Exercise instructions: Repeat exactly the line that includes "Working modulo 79, evaluate" and all lines after it, ending with the last line of the listing below.
*** Opening Data to process ***
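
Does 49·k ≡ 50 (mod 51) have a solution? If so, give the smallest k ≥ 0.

gcd(49, 51) = 1, so a unique solution mod 51 exists.
49⁻¹ ≡ 25 (mod 51).
k ≡ 25·50 ≡ 26 (mod 51).

26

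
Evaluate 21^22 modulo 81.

0

By square-and-multiply:
22 in binary is 10110, i.e. 22 = 16 + 4 + 2.
21^1 ≡ 21 (mod 81)
21^2 ≡ 21^2 = 441 ≡ 36 (mod 81)
21^4 ≡ 36^2 = 1296 ≡ 0 (mod 81)
21^8 ≡ 0^2 = 0 (mod 81)
21^16 ≡ 0^2 = 0 (mod 81)
21^22 = 21^16 · 21^4 · 21^2 ≡ 0 · 0 · 36 (mod 81).
Accumulate the product:
0 · 0 = 0
0 · 36 = 0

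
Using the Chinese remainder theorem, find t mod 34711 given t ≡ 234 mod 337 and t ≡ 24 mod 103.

15062

337⁻¹ mod 103: 337*92 ≡ 1 (mod 103), so 337⁻¹ ≡ 92.
t = 234 + 337*((24 − 234)*92 mod 103) = 234 + 337*44 = 15062.
Check: 15062 mod 337 = 234, 15062 mod 103 = 24. ✓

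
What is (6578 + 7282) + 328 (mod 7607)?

6581

6578 + 7282 = 13860 ≡ 6253 (mod 7607)
6253 + 328 = 6581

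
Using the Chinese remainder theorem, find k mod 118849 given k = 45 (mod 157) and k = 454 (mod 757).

7267

157⁻¹ mod 757: 157×622 ≡ 1 (mod 757), so 157⁻¹ ≡ 622.
k = 45 + 157×((454 − 45)×622 mod 757) = 45 + 157×46 = 7267.
Check: 7267 mod 157 = 45, 7267 mod 757 = 454. ✓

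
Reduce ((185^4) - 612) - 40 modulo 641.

34

(185)^4 ≡ 45 (mod 641)
45 - 612 = -567 ≡ 74 (mod 641)
74 - 40 = 34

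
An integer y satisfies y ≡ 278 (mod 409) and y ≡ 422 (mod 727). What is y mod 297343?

50585

409⁻¹ mod 727: 409*16 ≡ 1 (mod 727), so 409⁻¹ ≡ 16.
y = 278 + 409*((422 − 278)*16 mod 727) = 278 + 409*123 = 50585.
Check: 50585 mod 409 = 278, 50585 mod 727 = 422. ✓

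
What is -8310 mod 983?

-8310 = -9·983 + 537, so -8310 ≡ 537 (mod 983).

537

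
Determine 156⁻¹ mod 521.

344

By the extended Euclidean algorithm:
521 = 3*156 + 53
156 = 2*53 + 50
53 = 1*50 + 3
50 = 16*3 + 2
3 = 1*2 + 1
2 = 2*1 + 0
gcd(156, 521) = 1, so the inverse exists.
Bézout: 1 = 53*521 − 177*156.
So 156⁻¹ ≡ −177 ≡ 344 (mod 521).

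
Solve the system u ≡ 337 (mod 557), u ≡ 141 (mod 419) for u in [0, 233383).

557⁻¹ mod 419: 557*167 ≡ 1 (mod 419), so 557⁻¹ ≡ 167.
u = 337 + 557*((141 − 337)*167 mod 419) = 337 + 557*369 = 205870.
Check: 205870 mod 557 = 337, 205870 mod 419 = 141. ✓

205870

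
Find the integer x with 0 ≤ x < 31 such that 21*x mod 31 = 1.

3

31 = 1*21 + 10
21 = 2*10 + 1
10 = 10*1 + 0
gcd(21, 31) = 1, so the inverse exists.
Back-substitute for 1:
1 = 1*21 − 2*10
  = −2*31 + 3*21
So 21⁻¹ ≡ 3 (mod 31).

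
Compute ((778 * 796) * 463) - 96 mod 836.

778 * 796 = 619288 ≡ 648 (mod 836)
648 * 463 = 300024 ≡ 736 (mod 836)
736 - 96 = 640

640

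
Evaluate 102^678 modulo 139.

678 in binary is 1010100110, i.e. 678 = 512 + 128 + 32 + 4 + 2.
102^1 ≡ 102 (mod 139)
102^2 ≡ 102^2 = 10404 ≡ 118 (mod 139)
102^4 ≡ 118^2 = 13924 ≡ 24 (mod 139)
102^8 ≡ 24^2 = 576 ≡ 20 (mod 139)
102^16 ≡ 20^2 = 400 ≡ 122 (mod 139)
102^32 ≡ 122^2 = 14884 ≡ 11 (mod 139)
102^64 ≡ 11^2 = 121 (mod 139)
102^128 ≡ 121^2 = 14641 ≡ 46 (mod 139)
102^256 ≡ 46^2 = 2116 ≡ 31 (mod 139)
102^512 ≡ 31^2 = 961 ≡ 127 (mod 139)
102^678 = 102^512 * 102^128 * 102^32 * 102^4 * 102^2 ≡ 127 * 46 * 11 * 24 * 118 (mod 139).
Accumulate the product:
127 * 46 = 5842 ≡ 4
4 * 11 = 44
44 * 24 = 1056 ≡ 83
83 * 118 = 9794 ≡ 64

64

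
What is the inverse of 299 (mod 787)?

Apply the Euclidean algorithm and back-substitute:
787 = 2×299 + 189
299 = 1×189 + 110
189 = 1×110 + 79
110 = 1×79 + 31
79 = 2×31 + 17
31 = 1×17 + 14
17 = 1×14 + 3
14 = 4×3 + 2
3 = 1×2 + 1
2 = 2×1 + 0
gcd(299, 787) = 1, so the inverse exists.
Bézout: 1 = 106×787 − 279×299.
So 299⁻¹ ≡ −279 ≡ 508 (mod 787).

508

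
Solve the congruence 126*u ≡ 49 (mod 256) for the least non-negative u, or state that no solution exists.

gcd(126, 256) = 2, and 2 does not divide 49.
So the congruence has no solution.

no solution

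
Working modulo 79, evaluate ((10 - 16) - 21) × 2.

10 - 16 = -6 ≡ 73 (mod 79)
73 - 21 = 52
52 × 2 = 104 ≡ 25 (mod 79)

25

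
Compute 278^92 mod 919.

By square-and-multiply:
278^1 ≡ 278 (mod 919)
278^2 ≡ 278^2 = 77284 ≡ 88 (mod 919)
278^4 ≡ 88^2 = 7744 ≡ 392 (mod 919)
278^8 ≡ 392^2 = 153664 ≡ 191 (mod 919)
278^16 ≡ 191^2 = 36481 ≡ 640 (mod 919)
278^32 ≡ 640^2 = 409600 ≡ 645 (mod 919)
278^64 ≡ 645^2 = 416025 ≡ 637 (mod 919)
278^92 = 278^64 × 278^16 × 278^8 × 278^4 ≡ 637 × 640 × 191 × 392 (mod 919).
Accumulate the product:
637 × 640 = 407680 ≡ 563
563 × 191 = 107533 ≡ 10
10 × 392 = 3920 ≡ 244

244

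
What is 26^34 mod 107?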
*** Closing Data to process ***
Task result:
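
Working modulo 79, evaluate ((10 - 16) - 21) × 2.

10 - 16 = -6 ≡ 73 (mod 79)
73 - 21 = 52
52 × 2 = 104 ≡ 25 (mod 79)

25

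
Compute 278^92 mod 919.

By square-and-multiply:
278^1 ≡ 278 (mod 919)
278^2 ≡ 278^2 = 77284 ≡ 88 (mod 919)
278^4 ≡ 88^2 = 7744 ≡ 392 (mod 919)
278^8 ≡ 392^2 = 153664 ≡ 191 (mod 919)
278^16 ≡ 191^2 = 36481 ≡ 640 (mod 919)
278^32 ≡ 640^2 = 409600 ≡ 645 (mod 919)
278^64 ≡ 645^2 = 416025 ≡ 637 (mod 919)
278^92 = 278^64 × 278^16 × 278^8 × 278^4 ≡ 637 × 640 × 191 × 392 (mod 919).
Accumulate the product:
637 × 640 = 407680 ≡ 563
563 × 191 = 107533 ≡ 10
10 × 392 = 3920 ≡ 244

244

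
What is 26^34 mod 107?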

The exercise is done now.